• [Exercise description]: Give back the full set of entries that follows, exactly as written.

◇ ◇ ◇ ◇

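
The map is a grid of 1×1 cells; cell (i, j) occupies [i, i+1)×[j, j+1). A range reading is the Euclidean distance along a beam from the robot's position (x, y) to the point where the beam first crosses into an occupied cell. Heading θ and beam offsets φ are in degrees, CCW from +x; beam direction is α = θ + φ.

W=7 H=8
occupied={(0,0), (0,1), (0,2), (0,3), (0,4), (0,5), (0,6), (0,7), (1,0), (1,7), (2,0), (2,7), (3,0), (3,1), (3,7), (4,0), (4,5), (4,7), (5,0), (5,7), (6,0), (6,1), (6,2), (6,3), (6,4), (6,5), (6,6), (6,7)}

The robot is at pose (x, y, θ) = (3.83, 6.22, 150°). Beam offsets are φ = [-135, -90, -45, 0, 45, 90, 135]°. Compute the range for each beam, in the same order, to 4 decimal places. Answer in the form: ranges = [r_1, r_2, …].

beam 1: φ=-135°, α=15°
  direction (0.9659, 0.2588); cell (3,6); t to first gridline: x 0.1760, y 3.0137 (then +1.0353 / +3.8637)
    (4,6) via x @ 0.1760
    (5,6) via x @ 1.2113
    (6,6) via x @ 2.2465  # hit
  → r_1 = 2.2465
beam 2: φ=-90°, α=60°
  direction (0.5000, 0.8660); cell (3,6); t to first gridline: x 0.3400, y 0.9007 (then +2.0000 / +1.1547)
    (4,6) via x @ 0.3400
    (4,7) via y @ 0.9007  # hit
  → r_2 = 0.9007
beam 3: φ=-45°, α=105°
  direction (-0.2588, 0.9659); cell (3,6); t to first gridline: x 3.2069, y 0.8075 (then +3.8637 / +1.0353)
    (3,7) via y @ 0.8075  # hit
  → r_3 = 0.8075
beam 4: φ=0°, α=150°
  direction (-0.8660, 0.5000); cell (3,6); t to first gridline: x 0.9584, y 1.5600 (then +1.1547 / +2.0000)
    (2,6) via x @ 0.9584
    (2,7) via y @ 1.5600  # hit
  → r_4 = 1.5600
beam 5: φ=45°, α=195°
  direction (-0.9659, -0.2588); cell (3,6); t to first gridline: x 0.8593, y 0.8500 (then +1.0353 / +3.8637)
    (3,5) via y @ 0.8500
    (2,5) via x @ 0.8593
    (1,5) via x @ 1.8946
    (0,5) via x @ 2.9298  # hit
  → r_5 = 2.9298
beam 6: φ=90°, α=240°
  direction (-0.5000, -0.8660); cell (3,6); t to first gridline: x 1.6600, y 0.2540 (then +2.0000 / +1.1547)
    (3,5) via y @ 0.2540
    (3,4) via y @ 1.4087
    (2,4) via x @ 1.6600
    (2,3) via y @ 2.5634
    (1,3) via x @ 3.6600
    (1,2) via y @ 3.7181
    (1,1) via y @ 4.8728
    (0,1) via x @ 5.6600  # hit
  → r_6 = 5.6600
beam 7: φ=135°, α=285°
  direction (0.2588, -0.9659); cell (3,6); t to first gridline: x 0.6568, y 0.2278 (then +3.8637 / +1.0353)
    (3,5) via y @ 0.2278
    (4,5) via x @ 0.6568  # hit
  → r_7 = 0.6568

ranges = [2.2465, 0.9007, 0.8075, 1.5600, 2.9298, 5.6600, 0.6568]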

◇ ◇ ◇ ◇

• [Exercise answer]:
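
The map is a grid of 1×1 cells; cell (i, j) occupies [i, i+1)×[j, j+1). A range reading is the Euclidean distance along a beam from the robot's position (x, y) to the point where the beam first crosses into an occupied cell. Heading θ and beam offsets φ are in degrees, CCW from +x; beam direction is α = θ + φ.

W=7 H=8
occupied={(0,0), (0,1), (0,2), (0,3), (0,4), (0,5), (0,6), (0,7), (1,0), (1,7), (2,0), (2,7), (3,0), (3,1), (3,7), (4,0), (4,5), (4,7), (5,0), (5,7), (6,0), (6,1), (6,2), (6,3), (6,4), (6,5), (6,6), (6,7)}

The robot is at pose (x, y, θ) = (3.83, 6.22, 150°). Beam offsets are φ = [-135, -90, -45, 0, 45, 90, 135]°. Compute the range for each beam, in the same order, to 4 decimal places. Answer in the form: ranges = [r_1, r_2, …].

beam 1: φ=-135°, α=15°
  direction (0.9659, 0.2588); cell (3,6); t to first gridline: x 0.1760, y 3.0137 (then +1.0353 / +3.8637)
    (4,6) via x @ 0.1760
    (5,6) via x @ 1.2113
    (6,6) via x @ 2.2465  # hit
  → r_1 = 2.2465
beam 2: φ=-90°, α=60°
  direction (0.5000, 0.8660); cell (3,6); t to first gridline: x 0.3400, y 0.9007 (then +2.0000 / +1.1547)
    (4,6) via x @ 0.3400
    (4,7) via y @ 0.9007  # hit
  → r_2 = 0.9007
beam 3: φ=-45°, α=105°
  direction (-0.2588, 0.9659); cell (3,6); t to first gridline: x 3.2069, y 0.8075 (then +3.8637 / +1.0353)
    (3,7) via y @ 0.8075  # hit
  → r_3 = 0.8075
beam 4: φ=0°, α=150°
  direction (-0.8660, 0.5000); cell (3,6); t to first gridline: x 0.9584, y 1.5600 (then +1.1547 / +2.0000)
    (2,6) via x @ 0.9584
    (2,7) via y @ 1.5600  # hit
  → r_4 = 1.5600
beam 5: φ=45°, α=195°
  direction (-0.9659, -0.2588); cell (3,6); t to first gridline: x 0.8593, y 0.8500 (then +1.0353 / +3.8637)
    (3,5) via y @ 0.8500
    (2,5) via x @ 0.8593
    (1,5) via x @ 1.8946
    (0,5) via x @ 2.9298  # hit
  → r_5 = 2.9298
beam 6: φ=90°, α=240°
  direction (-0.5000, -0.8660); cell (3,6); t to first gridline: x 1.6600, y 0.2540 (then +2.0000 / +1.1547)
    (3,5) via y @ 0.2540
    (3,4) via y @ 1.4087
    (2,4) via x @ 1.6600
    (2,3) via y @ 2.5634
    (1,3) via x @ 3.6600
    (1,2) via y @ 3.7181
    (1,1) via y @ 4.8728
    (0,1) via x @ 5.6600  # hit
  → r_6 = 5.6600
beam 7: φ=135°, α=285°
  direction (0.2588, -0.9659); cell (3,6); t to first gridline: x 0.6568, y 0.2278 (then +3.8637 / +1.0353)
    (3,5) via y @ 0.2278
    (4,5) via x @ 0.6568  # hit
  → r_7 = 0.6568

ranges = [2.2465, 0.9007, 0.8075, 1.5600, 2.9298, 5.6600, 0.6568]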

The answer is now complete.